Collected data

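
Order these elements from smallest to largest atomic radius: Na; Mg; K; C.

C is in period 2, group 14; Na is in period 3, group 1; Mg is in period 3, group 2; K is in period 4, group 1.
Across a period the added protons contract the valence shell; down a group each new principal shell makes the atom larger.
These span different periods and groups, so the two trends combine.
Mg > C: both effects reinforce here, so Mg is clearly the larger of the two.
Na > Mg: Na lies to the left of Mg in period 3, so the across-period effect alone puts Na larger.
K > Na: they share group 1; the group trend gives K the larger value.
For reference (pm): C 75, Na 155, Mg 139, K 196.
So from smallest to largest: C < Mg < Na < K.

C < Mg < Na < K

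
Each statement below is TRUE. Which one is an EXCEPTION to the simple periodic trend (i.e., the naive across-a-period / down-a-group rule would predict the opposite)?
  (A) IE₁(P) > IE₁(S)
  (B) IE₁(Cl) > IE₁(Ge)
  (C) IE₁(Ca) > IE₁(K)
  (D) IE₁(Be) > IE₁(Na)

The general trend: first ionization energy increases across a period and decreases down a group.
(A) P (period 3, group 15) vs S (period 3, group 16): the stated order contradicts the simple trend.
(B) Cl (period 3, group 17) vs Ge (period 4, group 14): the stated order agrees with the simple trend.
(C) Ca (period 4, group 2) vs K (period 4, group 1): the stated order agrees with the simple trend.
(D) Be (period 2, group 2) vs Na (period 3, group 1): the stated order agrees with the simple trend.
The exception is (A): S (3p⁴) ionizes more easily than half-filled P (3p³) because the paired 3p electron in S is pushed out by e⁻–e⁻ repulsion.

(A)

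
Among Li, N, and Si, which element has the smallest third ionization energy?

Si

IE_3 is the cost of taking one more electron from the +2 cation: Li²⁺ is already 1 electron into the core; N²⁺ still has 3 valence electrons; Si²⁺ still has 2 valence electrons.
Breaking into a closed-shell core is much more expensive than removing a leftover valence electron — Li has the largest IE_3 here.
Valence configurations: N²⁺ [He]2s²2p¹, Si²⁺ [Ne]3s².
Tabulated IE_3 (kJ/mol): Li 11815, N 4578, Si 3232.
Overall IE_3 order: Si < N < Li.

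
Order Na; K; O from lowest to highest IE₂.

After 1 electron has been removed, what remains? Na⁺ is the bare [Ne] core; K⁺ is the bare [Ar] core; O⁺ still has 5 valence electrons.
Usually core removal costs more than valence removal, but here the competition is close: a tightly held n=2 valence electron can cost more to remove than an n=3 core electron, so the actual values have to decide it.
Tabulated IE_2 (kJ/mol): Na 4562, K 3052, O 3388.
Putting it together, IE_2: K < O < Na.

K, O, Na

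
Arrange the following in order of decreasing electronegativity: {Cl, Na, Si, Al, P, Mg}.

Cl, P, Si, Al, Mg, Na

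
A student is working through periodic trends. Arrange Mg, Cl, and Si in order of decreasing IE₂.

Cl, Si, Mg

IE_2 is the cost of taking one more electron from the +1 cation: Mg⁺ still has 1 valence electron; Cl⁺ still has 6 valence electrons; Si⁺ still has 3 valence electrons.
All are still removing valence electrons, so compare the +1 ions as you would atoms: IE_2 generally rises across a period (higher Z_eff) and falls down a group (larger shell), subject to the usual subshell exceptions.
Valence configurations: Mg⁺ [Ne]3s¹, Cl⁺ [Ne]3s²3p⁴, Si⁺ [Ne]3s²3p¹.
The numbers (kJ/mol): Mg 1451, Cl 2298, Si 1577.
Hence IE_2: Mg < Si < Cl.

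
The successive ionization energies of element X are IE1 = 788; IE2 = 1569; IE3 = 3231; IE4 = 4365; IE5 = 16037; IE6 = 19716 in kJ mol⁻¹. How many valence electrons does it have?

4

Look for the largest jump between consecutive ionization energies: IE5/IE4 ≈ 3.7, far larger than any earlier ratio.
That jump marks the point where a core electron is being removed. So the atom has 4 valence electrons.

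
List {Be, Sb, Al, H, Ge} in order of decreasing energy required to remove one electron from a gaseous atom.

H > Be > Sb > Ge > Al

H is in period 1, group 1; Be is in period 2, group 2; Al is in period 3, group 13; Ge is in period 4, group 14; Sb is in period 5, group 15.
First ionization energy rises across a period (greater Z_eff holds electrons more tightly) and falls down a group (valence electrons are farther from the nucleus).
These sit on a diagonal, where the across-period and down-group effects partly cancel.
Ge > Al: period and group pull opposite ways; the across-period shift dominates (762 vs 578 kJ/mol).
Sb > Ge: period and group pull opposite ways; the across-period shift dominates (831 vs 762 kJ/mol).
Be > Sb: the two effects oppose for this pair; the down-group effect wins (900 vs 831 kJ/mol).
H > Be: the two effects oppose for this pair; the down-group effect wins (1312 vs 900 kJ/mol).
For reference (kJ/mol): H 1312, Be 900, Al 578, Ge 762, Sb 831.
So from highest to lowest: H > Be > Sb > Ge > Al.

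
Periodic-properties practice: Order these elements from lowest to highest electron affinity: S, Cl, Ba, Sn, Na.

Ba, Na, Sn, S, Cl

Na is in period 3, group 1; S is in period 3, group 16; Cl is in period 3, group 17; Sn is in period 5, group 14; Ba is in period 6, group 2.
Adding an electron releases more energy for atoms nearer the top right (short of the noble gases).
These span different periods and groups, so the two trends combine.
Na > Ba: period and group pull opposite ways; the down-group shift dominates (53 vs 14 kJ/mol).
Sn > Na: period and group pull opposite ways; the across-period shift dominates (107 vs 53 kJ/mol).
S > Sn: relative to Sn, both the across-period and down-group shifts push S's electron affinity up.
Cl > S: both are in period 3; the period trend gives Cl the larger value.
For reference (kJ/mol): Na 53, S 200, Cl 349, Sn 107, Ba 14.
So from lowest to highest: Ba < Na < Sn < S < Cl.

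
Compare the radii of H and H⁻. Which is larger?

Forming H⁻ adds 1 electron to H. More electron–electron repulsion in the same shell, with unchanged nuclear charge, lets the cloud expand.
An anion is larger than its parent atom: H⁻ > H.

H⁻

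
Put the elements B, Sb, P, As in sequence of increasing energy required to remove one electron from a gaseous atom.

B < Sb < As < P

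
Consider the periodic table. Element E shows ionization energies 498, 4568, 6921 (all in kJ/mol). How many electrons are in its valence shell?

1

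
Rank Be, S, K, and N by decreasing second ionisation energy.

IE_2 is the cost of taking one more electron from the +1 cation: Be⁺ still has 1 valence electron; S⁺ still has 5 valence electrons; K⁺ is the bare [Ar] core; N⁺ still has 4 valence electrons.
Pulling an electron out of a noble-gas core costs far more than removing a remaining valence electron, so K sits at the high end of IE_2.
Valence configurations: Be⁺ [He]2s¹, S⁺ [Ne]3s²3p³, N⁺ [He]2s²2p².
Approximate IE_2 values (kJ/mol): Be 1757, S 2252, K 3052, N 2856.
Putting it together, IE_2: Be < S < N < K.

K > N > S > Be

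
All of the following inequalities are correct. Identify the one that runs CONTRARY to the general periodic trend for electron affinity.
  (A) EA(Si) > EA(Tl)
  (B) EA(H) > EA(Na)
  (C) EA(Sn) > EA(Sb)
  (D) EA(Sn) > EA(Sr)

(C)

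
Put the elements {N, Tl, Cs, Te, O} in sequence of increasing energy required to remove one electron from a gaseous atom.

Cs < Tl < Te < O < N

N is in period 2, group 15; O is in period 2, group 16; Te is in period 5, group 16; Cs is in period 6, group 1; Tl is in period 6, group 13.
IE₁ increases left→right with effective nuclear charge and decreases top→bottom as the valence shell moves farther out.
Here both period and group differ, so the two effects have to be weighed against each other.
Tl > Cs: both are in period 6; the period trend gives Tl the larger value.
Te > Tl: both effects reinforce here, so Te is clearly the higher of the two.
O > Te: O sits above Te in group 16, so the down-group effect alone puts O higher.
N > O: this pair runs against the simple trend — see the exception note.
Note the exception: N has a higher first ionization energy than O, contrary to the simple trend — pairing an electron in O's 2p⁴ costs repulsion energy, so O ionizes more easily than half-filled N (2p³).
Approximate values (kJ/mol): N 1402, O 1314, Te 869, Cs 376, Tl 589.
So from lowest to highest: Cs < Tl < Te < O < N.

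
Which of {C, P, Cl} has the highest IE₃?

After 2 electrons have been removed, what remains? C²⁺ still has 2 valence electrons; P²⁺ still has 3 valence electrons; Cl²⁺ still has 5 valence electrons.
All are still removing valence electrons, so compare the +2 ions as you would atoms: IE_3 generally rises across a period (higher Z_eff) and falls down a group (larger shell), subject to the usual subshell exceptions.
Valence configurations: C²⁺ [He]2s², P²⁺ [Ne]3s²3p¹, Cl²⁺ [Ne]3s²3p³.
Approximate IE_3 values (kJ/mol): C 4620, P 2914, Cl 3822.
Overall IE_3 order: P < Cl < C.

C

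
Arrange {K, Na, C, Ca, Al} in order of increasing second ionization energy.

Ca < Al < C < K < Na

After 1 electron has been removed, what remains? K⁺ is the bare [Ar] core; Na⁺ is the bare [Ne] core; C⁺ still has 3 valence electrons; Ca⁺ still has 1 valence electron; Al⁺ still has 2 valence electrons.
Pulling an electron out of a noble-gas core costs far more than removing a remaining valence electron, so K and Na sit at the high end of IE_2.
Valence configurations: C⁺ [He]2s²2p¹, Ca⁺ [Ar]4s¹, Al⁺ [Ne]3s².
Approximate IE_2 values (kJ/mol): K 3052, Na 4562, C 2353, Ca 1145, Al 1817.
So the second ionization energies run Ca < Al < C < K < Na.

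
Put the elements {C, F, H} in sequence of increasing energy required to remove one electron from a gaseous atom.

H is in period 1, group 1; C is in period 2, group 14; F is in period 2, group 17.
Removing the outermost electron gets harder across a period and easier down a group.
These span different periods and groups, so the two trends combine.
H > C: the two effects oppose for this pair; the down-group effect wins (1312 vs 1086 kJ/mol).
F > H: period and group pull opposite ways; the across-period shift dominates (1681 vs 1312 kJ/mol).
Tabulated first ionization energy (kJ/mol): H 1312, C 1086, F 1681.
So from lowest to highest: C < H < F.

C, H, F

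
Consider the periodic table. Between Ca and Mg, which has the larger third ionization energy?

IE_3 is the cost of taking one more electron from the +2 cation: Ca²⁺ is the bare [Ar] core; Mg²⁺ is the bare [Ne] core.
All of these are removing an electron from a noble-gas core or deeper; the smaller core (lower principal quantum number) is held far more tightly, and within a period the higher nuclear charge binds the same core more tightly.
The numbers (kJ/mol): Ca 4912, Mg 7733.
Overall IE_3 order: Ca < Mg.

Mg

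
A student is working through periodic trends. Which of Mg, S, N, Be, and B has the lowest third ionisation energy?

S

The third ionization energy removes an electron from the +2 ion. For each element: Mg²⁺ is the bare [Ne] core; S²⁺ still has 4 valence electrons; N²⁺ still has 3 valence electrons; Be²⁺ is the bare [He] core; B²⁺ still has 1 valence electron.
Breaking into a closed-shell core is much more expensive than removing a leftover valence electron — Mg and Be have the largest IE_3 here.
Valence configurations: S²⁺ [Ne]3s²3p², N²⁺ [He]2s²2p¹, B²⁺ [He]2s¹.
Approximate IE_3 values (kJ/mol): Mg 7733, S 3357, N 4578, Be 14849, B 3660.
Overall IE_3 order: S < B < N < Mg < Be.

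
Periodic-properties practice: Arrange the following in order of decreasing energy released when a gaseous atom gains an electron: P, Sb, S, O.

S > O > Sb > P

O is in period 2, group 16; P is in period 3, group 15; S is in period 3, group 16; Sb is in period 5, group 15.
Electron affinity generally becomes more exothermic across a period toward the halogens and less exothermic down a group.
These span different periods and groups, so the two trends combine.
Sb > P: this pair runs against the simple trend — see the exception note.
O > Sb: both effects reinforce here, so O is clearly the higher of the two.
S > O: this pair runs against the simple trend — see the exception note.
Note the exception: Sb has a higher electron affinity than P, contrary to the simple trend — both are half-filled np³, but the pairing/repulsion penalty for the added electron shrinks as the p orbitals become larger and more diffuse down the group, and for Sb that outweighs the weaker nuclear attraction.
Note the exception: S has a higher electron affinity than O, contrary to the simple trend — the compact 2p subshell of O repels the added electron more than S's larger 3p does.
For reference (kJ/mol): O 141, P 72, S 200, Sb 103.
So from highest to lowest: S > O > Sb > P.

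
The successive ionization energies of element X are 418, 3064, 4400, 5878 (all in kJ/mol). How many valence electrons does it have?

1

Look for the largest jump between consecutive ionization energies: IE2/IE1 ≈ 7.3, far larger than any earlier ratio.
That jump marks the point where a core electron is being removed. So the atom has 1 valence electron.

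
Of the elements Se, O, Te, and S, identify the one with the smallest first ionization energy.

O is in period 2, group 16; S is in period 3, group 16; Se is in period 4, group 16; Te is in period 5, group 16.
First ionization energy rises across a period (greater Z_eff holds electrons more tightly) and falls down a group (valence electrons are farther from the nucleus).
All are in group 16, so first ionization energy increases up the group.
The smallest first ionization energy among these belongs to Te.

Te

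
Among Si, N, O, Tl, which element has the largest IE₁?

N

N is in period 2, group 15; O is in period 2, group 16; Si is in period 3, group 14; Tl is in period 6, group 13.
Across a period the outer electron is held more tightly (higher IE₁); down a group it sits in a higher shell, more shielded, and comes off more easily.
These span different periods and groups, so the two trends combine.
Si > Tl: both effects reinforce here, so Si is clearly the higher of the two.
O > Si: relative to Si, both the across-period and down-group shifts push O's first ionization energy up.
N > O: this pair runs against the simple trend — see the exception note.
Note the exception: N has a higher first ionization energy than O, contrary to the simple trend — pairing an electron in O's 2p⁴ costs repulsion energy, so O ionizes more easily than half-filled N (2p³).
For reference (kJ/mol): N 1402, O 1314, Si 786, Tl 589.
The largest IE₁ among these belongs to N.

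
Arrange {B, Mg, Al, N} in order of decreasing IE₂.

Consider each +1 ion: B⁺ still has 2 valence electrons; Mg⁺ still has 1 valence electron; Al⁺ still has 2 valence electrons; N⁺ still has 4 valence electrons.
All are still removing valence electrons, so compare the +1 ions as you would atoms: IE_2 generally rises across a period (higher Z_eff) and falls down a group (larger shell), subject to the usual subshell exceptions.
Valence configurations: B⁺ [He]2s², Mg⁺ [Ne]3s¹, Al⁺ [Ne]3s², N⁺ [He]2s²2p².
The numbers (kJ/mol): B 2427, Mg 1451, Al 1817, N 2856.
Hence IE_2: Mg < Al < B < N.

N > B > Al > Mg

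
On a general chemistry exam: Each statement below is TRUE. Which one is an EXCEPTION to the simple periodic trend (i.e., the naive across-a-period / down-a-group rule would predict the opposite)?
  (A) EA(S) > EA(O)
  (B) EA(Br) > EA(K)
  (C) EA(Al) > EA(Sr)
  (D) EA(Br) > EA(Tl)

(A)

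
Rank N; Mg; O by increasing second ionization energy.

Mg, N, O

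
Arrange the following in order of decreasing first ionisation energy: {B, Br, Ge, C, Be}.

Br, C, Be, B, Ge

Be is in period 2, group 2; B is in period 2, group 13; C is in period 2, group 14; Ge is in period 4, group 14; Br is in period 4, group 17.
Removing the outermost electron gets harder across a period and easier down a group.
Neither a single period nor a single group — weigh both effects.
B > Ge: period and group pull opposite ways; the down-group shift dominates (801 vs 762 kJ/mol).
Be > B: this pair runs against the simple trend — see the exception note.
C > Be: both are in period 2; the period trend gives C the larger value.
Br > C: period and group pull opposite ways; the across-period shift dominates (1140 vs 1086 kJ/mol).
Note the exception: Be has a higher first ionization energy than B, contrary to the simple trend — removing B's lone 2p electron is easier than breaking Be's filled 2s².
For reference (kJ/mol): Be 900, B 801, C 1086, Ge 762, Br 1140.
So from highest to lowest: Br > C > Be > B > Ge.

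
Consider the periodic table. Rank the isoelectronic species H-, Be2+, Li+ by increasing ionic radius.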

WORK ORDER:
Exactly as they stand, please print the lines from the first line of the records above down to the line that includes "(C) IE₁(Ca) > IE₁(K)", both of those included and no others.

SOLUTION TO THE PROBLEM:
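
Order these elements from smallest to largest atomic radius: Na; Mg; K; C.

C is in period 2, group 14; Na is in period 3, group 1; Mg is in period 3, group 2; K is in period 4, group 1.
Across a period the added protons contract the valence shell; down a group each new principal shell makes the atom larger.
These span different periods and groups, so the two trends combine.
Mg > C: both effects reinforce here, so Mg is clearly the larger of the two.
Na > Mg: Na lies to the left of Mg in period 3, so the across-period effect alone puts Na larger.
K > Na: they share group 1; the group trend gives K the larger value.
For reference (pm): C 75, Na 155, Mg 139, K 196.
So from smallest to largest: C < Mg < Na < K.

C < Mg < Na < K

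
Each statement below is TRUE. Which one is an EXCEPTION to the simple periodic trend (i.e., the naive across-a-period / down-a-group rule would predict the opposite)?
  (A) IE₁(P) > IE₁(S)
  (B) IE₁(Cl) > IE₁(Ge)
  (C) IE₁(Ca) > IE₁(K)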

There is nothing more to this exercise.